Source material >>

──────────

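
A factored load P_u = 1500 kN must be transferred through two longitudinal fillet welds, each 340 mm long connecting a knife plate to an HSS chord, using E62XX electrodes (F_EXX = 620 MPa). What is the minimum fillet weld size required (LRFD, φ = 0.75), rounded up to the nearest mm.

w = 12 mm

Total weld length L = 680 mm.
Required throat t_e = P_u / (φ × 0.6 F_EXX × L) = 1500 / (0.75 × 0.6 × 620 × 680 × 10⁻³) = 7.906 mm.
Required leg w = t_e / 0.707 = 11.18 mm → use 12 mm.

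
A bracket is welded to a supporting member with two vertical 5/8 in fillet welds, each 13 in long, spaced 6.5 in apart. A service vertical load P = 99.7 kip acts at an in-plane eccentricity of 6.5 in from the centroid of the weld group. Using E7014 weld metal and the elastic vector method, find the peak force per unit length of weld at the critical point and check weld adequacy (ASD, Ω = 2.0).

E70XX → F_EXX = 70 ksi.
Total weld length L_w = 26 in. Treat welds as unit-width lines.
Polar moment about centroid: J = 2[d³/12 + d(b/2)²] = 2[13³/12 + 13×3.25²] = 640.8 in³.
Direct shear f_v = P/L_w = 99.7 / 26 = 3.835 kip/in (vertical).
Torsion M = P·e = 99.7 × 6.5 = 648.05 kip·in.
Critical point at (x, y) = (3.25, 6.5) from centroid. f_tx = M·y/J = 6.574 kip/in; f_ty = M·x/J = 3.287 kip/in.
Resultant f_max = √[f_tx² + (f_v + f_ty)²] = √[6.574² + (3.835 + 3.287)²] = 9.692 kip/in.
Capacity per unit length: r_n/Ω = (1/2.0) × 0.6 × 70 × (0.707 × 0.625) = 9.279 kip/in.
9.692 > 9.279 → NOT adequate.

f_max ≈ 9.69 kip/in; NOT adequate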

──────────

Task brief >>
Each entry needs to be copied out exactly.

Task response >>
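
A factored load P_u = 1500 kN must be transferred through two longitudinal fillet welds, each 340 mm long connecting a knife plate to an HSS chord, using E62XX electrodes (F_EXX = 620 MPa). What is the minimum fillet weld size required (LRFD, φ = 0.75), rounded up to the nearest mm.

w = 12 mm

Total weld length L = 680 mm.
Required throat t_e = P_u / (φ × 0.6 F_EXX × L) = 1500 / (0.75 × 0.6 × 620 × 680 × 10⁻³) = 7.906 mm.
Required leg w = t_e / 0.707 = 11.18 mm → use 12 mm.

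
A bracket is welded to a supporting member with two vertical 5/8 in fillet welds, each 13 in long, spaced 6.5 in apart. A service vertical load P = 99.7 kip acts at an in-plane eccentricity of 6.5 in from the centroid of the weld group. Using E7014 weld metal and the elastic vector method, find the peak force per unit length of weld at the critical point and check weld adequacy (ASD, Ω = 2.0).

E70XX → F_EXX = 70 ksi.
Total weld length L_w = 26 in. Treat welds as unit-width lines.
Polar moment about centroid: J = 2[d³/12 + d(b/2)²] = 2[13³/12 + 13×3.25²] = 640.8 in³.
Direct shear f_v = P/L_w = 99.7 / 26 = 3.835 kip/in (vertical).
Torsion M = P·e = 99.7 × 6.5 = 648.05 kip·in.
Critical point at (x, y) = (3.25, 6.5) from centroid. f_tx = M·y/J = 6.574 kip/in; f_ty = M·x/J = 3.287 kip/in.
Resultant f_max = √[f_tx² + (f_v + f_ty)²] = √[6.574² + (3.835 + 3.287)²] = 9.692 kip/in.
Capacity per unit length: r_n/Ω = (1/2.0) × 0.6 × 70 × (0.707 × 0.625) = 9.279 kip/in.
9.692 > 9.279 → NOT adequate.

f_max ≈ 9.69 kip/in; NOT adequate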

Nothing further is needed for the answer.